▶ Goal of the exercise
Beginning with the line where "A bicycle wheel" appears, repeat every remaining line of the entries exactly, the last line included.
▶
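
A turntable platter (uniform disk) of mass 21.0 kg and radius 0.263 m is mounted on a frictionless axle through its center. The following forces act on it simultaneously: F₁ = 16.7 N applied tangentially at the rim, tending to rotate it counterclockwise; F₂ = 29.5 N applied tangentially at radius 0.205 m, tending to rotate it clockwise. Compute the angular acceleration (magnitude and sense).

α ≈ 2.28 rad/s², clockwise

I = ½MR² = (1/2)(21.0)(0.263)² = 0.7263 kg·m².
Taking counterclockwise as positive: τ₁ = +(16.7)(0.263) = +4.392 N·m; τ₂ = −(29.5)(0.205) = −6.047 N·m.
Net torque τ = -1.655 N·m.
α = τ/I = -1.655/0.7263 = -2.279 rad/s².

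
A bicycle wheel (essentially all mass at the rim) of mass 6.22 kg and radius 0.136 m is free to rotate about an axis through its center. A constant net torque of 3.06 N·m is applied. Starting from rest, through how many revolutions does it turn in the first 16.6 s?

≈ 583 revolutions

I = MR² = (6.22)(0.136)² = 0.1150 kg·m².
α = τ/I = 3.06/0.1150 = 26.60 rad/s².
θ = ½αt² = ½(26.60)(16.6)² = 3665 rad.
Revolutions = θ/(2π) = 583.3.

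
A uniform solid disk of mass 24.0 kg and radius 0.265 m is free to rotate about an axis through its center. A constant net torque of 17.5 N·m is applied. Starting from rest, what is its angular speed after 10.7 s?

ω ≈ 222 rad/s

I = ½MR² = (1/2)(24.0)(0.265)² = 0.8427 kg·m².
α = τ/I = 17.5/0.8427 = 20.77 rad/s².
ω = ω₀ + αt = 0 + (20.77)(10.7) = 222.2 rad/s.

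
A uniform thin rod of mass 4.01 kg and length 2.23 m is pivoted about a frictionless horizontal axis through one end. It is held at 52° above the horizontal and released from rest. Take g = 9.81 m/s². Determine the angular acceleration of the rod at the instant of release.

About the pivot, I = (1/3)ML² = (1/3)(4.01)(2.23)² = 6.647 kg·m².
The weight acts at the center, a distance L/2 = 1.115 m from the pivot; τ = Mg(L/2) cos 52° = 27.00 N·m.
α = τ/I = 27.00/6.647 = 4.063 rad/s².
(Equivalently α = (3g/(2L)) cos 52° = 4.063 rad/s².)

α ≈ 4.06 rad/s²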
◀
▶ Response to the exercise
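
A bicycle wheel (essentially all mass at the rim) of mass 6.22 kg and radius 0.136 m is free to rotate about an axis through its center. A constant net torque of 3.06 N·m is applied. Starting from rest, through how many revolutions does it turn in the first 16.6 s?

≈ 583 revolutions

I = MR² = (6.22)(0.136)² = 0.1150 kg·m².
α = τ/I = 3.06/0.1150 = 26.60 rad/s².
θ = ½αt² = ½(26.60)(16.6)² = 3665 rad.
Revolutions = θ/(2π) = 583.3.

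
A uniform solid disk of mass 24.0 kg and radius 0.265 m is free to rotate about an axis through its center. A constant net torque of 17.5 N·m is applied. Starting from rest, what is its angular speed after 10.7 s?

ω ≈ 222 rad/s

I = ½MR² = (1/2)(24.0)(0.265)² = 0.8427 kg·m².
α = τ/I = 17.5/0.8427 = 20.77 rad/s².
ω = ω₀ + αt = 0 + (20.77)(10.7) = 222.2 rad/s.

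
A uniform thin rod of mass 4.01 kg and length 2.23 m is pivoted about a frictionless horizontal axis through one end. It is held at 52° above the horizontal and released from rest. Take g = 9.81 m/s². Determine the angular acceleration of the rod at the instant of release.

About the pivot, I = (1/3)ML² = (1/3)(4.01)(2.23)² = 6.647 kg·m².
The weight acts at the center, a distance L/2 = 1.115 m from the pivot; τ = Mg(L/2) cos 52° = 27.00 N·m.
α = τ/I = 27.00/6.647 = 4.063 rad/s².
(Equivalently α = (3g/(2L)) cos 52° = 4.063 rad/s².)

α ≈ 4.06 rad/s²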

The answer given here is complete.